The reply should hold every line of the data, unchanged and complete.

---------- RECORDED DATA ----------

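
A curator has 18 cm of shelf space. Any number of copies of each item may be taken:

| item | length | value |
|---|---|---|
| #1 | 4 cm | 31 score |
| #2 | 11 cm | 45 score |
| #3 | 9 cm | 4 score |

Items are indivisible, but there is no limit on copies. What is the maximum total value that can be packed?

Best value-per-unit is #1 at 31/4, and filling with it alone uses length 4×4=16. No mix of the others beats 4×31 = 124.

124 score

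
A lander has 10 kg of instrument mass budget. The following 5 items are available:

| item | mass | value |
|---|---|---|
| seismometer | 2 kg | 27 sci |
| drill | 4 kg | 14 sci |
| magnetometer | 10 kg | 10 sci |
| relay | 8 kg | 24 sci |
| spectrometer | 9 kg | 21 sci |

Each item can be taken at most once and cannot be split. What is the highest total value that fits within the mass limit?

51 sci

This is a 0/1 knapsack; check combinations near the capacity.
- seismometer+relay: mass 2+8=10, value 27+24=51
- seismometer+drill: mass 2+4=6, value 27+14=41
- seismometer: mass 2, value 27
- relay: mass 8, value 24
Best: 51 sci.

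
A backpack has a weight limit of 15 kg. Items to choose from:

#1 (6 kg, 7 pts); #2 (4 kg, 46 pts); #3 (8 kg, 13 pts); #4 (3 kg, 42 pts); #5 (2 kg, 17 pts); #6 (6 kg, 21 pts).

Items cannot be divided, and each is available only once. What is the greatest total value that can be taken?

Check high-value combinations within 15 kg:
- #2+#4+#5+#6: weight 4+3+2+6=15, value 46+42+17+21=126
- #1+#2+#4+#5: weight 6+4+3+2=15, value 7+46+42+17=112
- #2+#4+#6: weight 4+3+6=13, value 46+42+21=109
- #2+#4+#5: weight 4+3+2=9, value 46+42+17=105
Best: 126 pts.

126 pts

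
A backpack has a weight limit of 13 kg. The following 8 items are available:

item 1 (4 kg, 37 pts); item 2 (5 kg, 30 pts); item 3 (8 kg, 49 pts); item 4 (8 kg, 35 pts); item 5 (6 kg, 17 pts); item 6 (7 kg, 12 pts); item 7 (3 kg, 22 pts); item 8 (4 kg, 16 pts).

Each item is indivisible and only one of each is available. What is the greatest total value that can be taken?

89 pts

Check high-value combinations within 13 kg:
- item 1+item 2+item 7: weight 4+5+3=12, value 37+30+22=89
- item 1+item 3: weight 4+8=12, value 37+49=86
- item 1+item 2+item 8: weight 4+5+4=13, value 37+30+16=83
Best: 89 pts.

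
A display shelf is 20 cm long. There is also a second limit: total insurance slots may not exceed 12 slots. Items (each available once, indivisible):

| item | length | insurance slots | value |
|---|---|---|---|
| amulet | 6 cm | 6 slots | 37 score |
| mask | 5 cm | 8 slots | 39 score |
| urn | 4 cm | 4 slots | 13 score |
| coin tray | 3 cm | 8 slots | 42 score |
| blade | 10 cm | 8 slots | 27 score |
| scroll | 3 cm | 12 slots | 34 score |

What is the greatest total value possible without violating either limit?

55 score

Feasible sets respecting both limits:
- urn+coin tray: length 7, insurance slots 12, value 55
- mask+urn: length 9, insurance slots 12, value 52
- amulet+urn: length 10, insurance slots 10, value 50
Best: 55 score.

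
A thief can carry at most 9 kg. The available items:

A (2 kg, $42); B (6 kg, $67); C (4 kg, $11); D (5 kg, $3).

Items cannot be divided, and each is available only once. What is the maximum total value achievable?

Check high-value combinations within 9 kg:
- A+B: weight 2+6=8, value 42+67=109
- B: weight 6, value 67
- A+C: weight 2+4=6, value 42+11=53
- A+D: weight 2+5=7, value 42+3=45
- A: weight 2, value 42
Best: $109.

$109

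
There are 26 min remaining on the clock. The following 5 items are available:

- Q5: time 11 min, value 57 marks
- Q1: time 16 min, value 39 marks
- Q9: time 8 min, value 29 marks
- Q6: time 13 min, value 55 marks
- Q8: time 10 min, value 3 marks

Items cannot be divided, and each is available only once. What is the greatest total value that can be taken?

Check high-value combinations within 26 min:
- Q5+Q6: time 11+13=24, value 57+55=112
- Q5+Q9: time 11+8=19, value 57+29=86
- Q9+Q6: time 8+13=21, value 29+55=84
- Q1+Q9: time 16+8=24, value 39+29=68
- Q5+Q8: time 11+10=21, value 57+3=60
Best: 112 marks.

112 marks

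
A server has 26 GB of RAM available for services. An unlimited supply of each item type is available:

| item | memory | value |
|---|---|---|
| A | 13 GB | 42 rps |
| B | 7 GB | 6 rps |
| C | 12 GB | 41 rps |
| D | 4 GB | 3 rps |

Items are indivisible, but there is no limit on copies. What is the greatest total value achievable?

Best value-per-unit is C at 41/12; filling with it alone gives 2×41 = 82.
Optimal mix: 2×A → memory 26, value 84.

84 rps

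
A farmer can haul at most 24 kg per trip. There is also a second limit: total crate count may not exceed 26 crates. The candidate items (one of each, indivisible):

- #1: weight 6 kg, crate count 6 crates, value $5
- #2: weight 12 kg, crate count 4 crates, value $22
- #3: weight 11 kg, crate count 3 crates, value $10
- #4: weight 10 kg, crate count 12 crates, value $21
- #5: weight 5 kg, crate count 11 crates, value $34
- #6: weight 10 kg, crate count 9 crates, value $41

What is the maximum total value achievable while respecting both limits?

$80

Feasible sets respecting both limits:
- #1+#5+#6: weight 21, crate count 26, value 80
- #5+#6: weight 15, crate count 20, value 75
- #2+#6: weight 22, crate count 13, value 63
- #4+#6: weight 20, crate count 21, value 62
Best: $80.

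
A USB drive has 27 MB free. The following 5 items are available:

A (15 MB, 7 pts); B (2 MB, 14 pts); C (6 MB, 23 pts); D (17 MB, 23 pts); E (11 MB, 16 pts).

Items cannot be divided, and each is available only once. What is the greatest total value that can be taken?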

----------

RESPONSE TO THIS TASK -
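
A curator has 18 cm of shelf space. Any number of copies of each item may be taken:

| item | length | value |
|---|---|---|
| #1 | 4 cm | 31 score |
| #2 | 11 cm | 45 score |
| #3 | 9 cm | 4 score |

Items are indivisible, but there is no limit on copies. What is the maximum total value that can be packed?

Best value-per-unit is #1 at 31/4, and filling with it alone uses length 4×4=16. No mix of the others beats 4×31 = 124.

124 score

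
A lander has 10 kg of instrument mass budget. The following 5 items are available:

| item | mass | value |
|---|---|---|
| seismometer | 2 kg | 27 sci |
| drill | 4 kg | 14 sci |
| magnetometer | 10 kg | 10 sci |
| relay | 8 kg | 24 sci |
| spectrometer | 9 kg | 21 sci |

Each item can be taken at most once and cannot be split. What is the highest total value that fits within the mass limit?

51 sci

This is a 0/1 knapsack; check combinations near the capacity.
- seismometer+relay: mass 2+8=10, value 27+24=51
- seismometer+drill: mass 2+4=6, value 27+14=41
- seismometer: mass 2, value 27
- relay: mass 8, value 24
Best: 51 sci.

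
A backpack has a weight limit of 15 kg. Items to choose from:

#1 (6 kg, 7 pts); #2 (4 kg, 46 pts); #3 (8 kg, 13 pts); #4 (3 kg, 42 pts); #5 (2 kg, 17 pts); #6 (6 kg, 21 pts).

Items cannot be divided, and each is available only once. What is the greatest total value that can be taken?

Check high-value combinations within 15 kg:
- #2+#4+#5+#6: weight 4+3+2+6=15, value 46+42+17+21=126
- #1+#2+#4+#5: weight 6+4+3+2=15, value 7+46+42+17=112
- #2+#4+#6: weight 4+3+6=13, value 46+42+21=109
- #2+#4+#5: weight 4+3+2=9, value 46+42+17=105
Best: 126 pts.

126 pts

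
A backpack has a weight limit of 13 kg. The following 8 items are available:

item 1 (4 kg, 37 pts); item 2 (5 kg, 30 pts); item 3 (8 kg, 49 pts); item 4 (8 kg, 35 pts); item 5 (6 kg, 17 pts); item 6 (7 kg, 12 pts); item 7 (3 kg, 22 pts); item 8 (4 kg, 16 pts).

Each item is indivisible and only one of each is available. What is the greatest total value that can be taken?

89 pts

Check high-value combinations within 13 kg:
- item 1+item 2+item 7: weight 4+5+3=12, value 37+30+22=89
- item 1+item 3: weight 4+8=12, value 37+49=86
- item 1+item 2+item 8: weight 4+5+4=13, value 37+30+16=83
Best: 89 pts.

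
A display shelf is 20 cm long. There is also a second limit: total insurance slots may not exceed 12 slots. Items (each available once, indivisible):

| item | length | insurance slots | value |
|---|---|---|---|
| amulet | 6 cm | 6 slots | 37 score |
| mask | 5 cm | 8 slots | 39 score |
| urn | 4 cm | 4 slots | 13 score |
| coin tray | 3 cm | 8 slots | 42 score |
| blade | 10 cm | 8 slots | 27 score |
| scroll | 3 cm | 12 slots | 34 score |

What is the greatest total value possible without violating either limit?

55 score

Feasible sets respecting both limits:
- urn+coin tray: length 7, insurance slots 12, value 55
- mask+urn: length 9, insurance slots 12, value 52
- amulet+urn: length 10, insurance slots 10, value 50
Best: 55 score.

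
A thief can carry at most 9 kg. The available items:

A (2 kg, $42); B (6 kg, $67); C (4 kg, $11); D (5 kg, $3).

Items cannot be divided, and each is available only once. What is the maximum total value achievable?

Check high-value combinations within 9 kg:
- A+B: weight 2+6=8, value 42+67=109
- B: weight 6, value 67
- A+C: weight 2+4=6, value 42+11=53
- A+D: weight 2+5=7, value 42+3=45
- A: weight 2, value 42
Best: $109.

$109

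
There are 26 min remaining on the clock. The following 5 items are available:

- Q5: time 11 min, value 57 marks
- Q1: time 16 min, value 39 marks
- Q9: time 8 min, value 29 marks
- Q6: time 13 min, value 55 marks
- Q8: time 10 min, value 3 marks

Items cannot be divided, and each is available only once. What is the greatest total value that can be taken?

Check high-value combinations within 26 min:
- Q5+Q6: time 11+13=24, value 57+55=112
- Q5+Q9: time 11+8=19, value 57+29=86
- Q9+Q6: time 8+13=21, value 29+55=84
- Q1+Q9: time 16+8=24, value 39+29=68
- Q5+Q8: time 11+10=21, value 57+3=60
Best: 112 marks.

112 marks

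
A server has 26 GB of RAM available for services. An unlimited supply of each item type is available:

| item | memory | value |
|---|---|---|
| A | 13 GB | 42 rps |
| B | 7 GB | 6 rps |
| C | 12 GB | 41 rps |
| D | 4 GB | 3 rps |

Items are indivisible, but there is no limit on copies. What is the greatest total value achievable?

Best value-per-unit is C at 41/12; filling with it alone gives 2×41 = 82.
Optimal mix: 2×A → memory 26, value 84.

84 rps

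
A farmer can haul at most 24 kg per trip. There is also a second limit: total crate count may not exceed 26 crates. The candidate items (one of each, indivisible):

- #1: weight 6 kg, crate count 6 crates, value $5
- #2: weight 12 kg, crate count 4 crates, value $22
- #3: weight 11 kg, crate count 3 crates, value $10
- #4: weight 10 kg, crate count 12 crates, value $21
- #5: weight 5 kg, crate count 11 crates, value $34
- #6: weight 10 kg, crate count 9 crates, value $41

What is the maximum total value achievable while respecting both limits?

$80

Feasible sets respecting both limits:
- #1+#5+#6: weight 21, crate count 26, value 80
- #5+#6: weight 15, crate count 20, value 75
- #2+#6: weight 22, crate count 13, value 63
- #4+#6: weight 20, crate count 21, value 62
Best: $80.

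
A USB drive has 27 MB free. The following 5 items are available:

A (15 MB, 7 pts); B (2 MB, 14 pts); C (6 MB, 23 pts); D (17 MB, 23 pts); E (11 MB, 16 pts).

Items cannot be divided, and each is available only once. What is the greatest total value that can be taken?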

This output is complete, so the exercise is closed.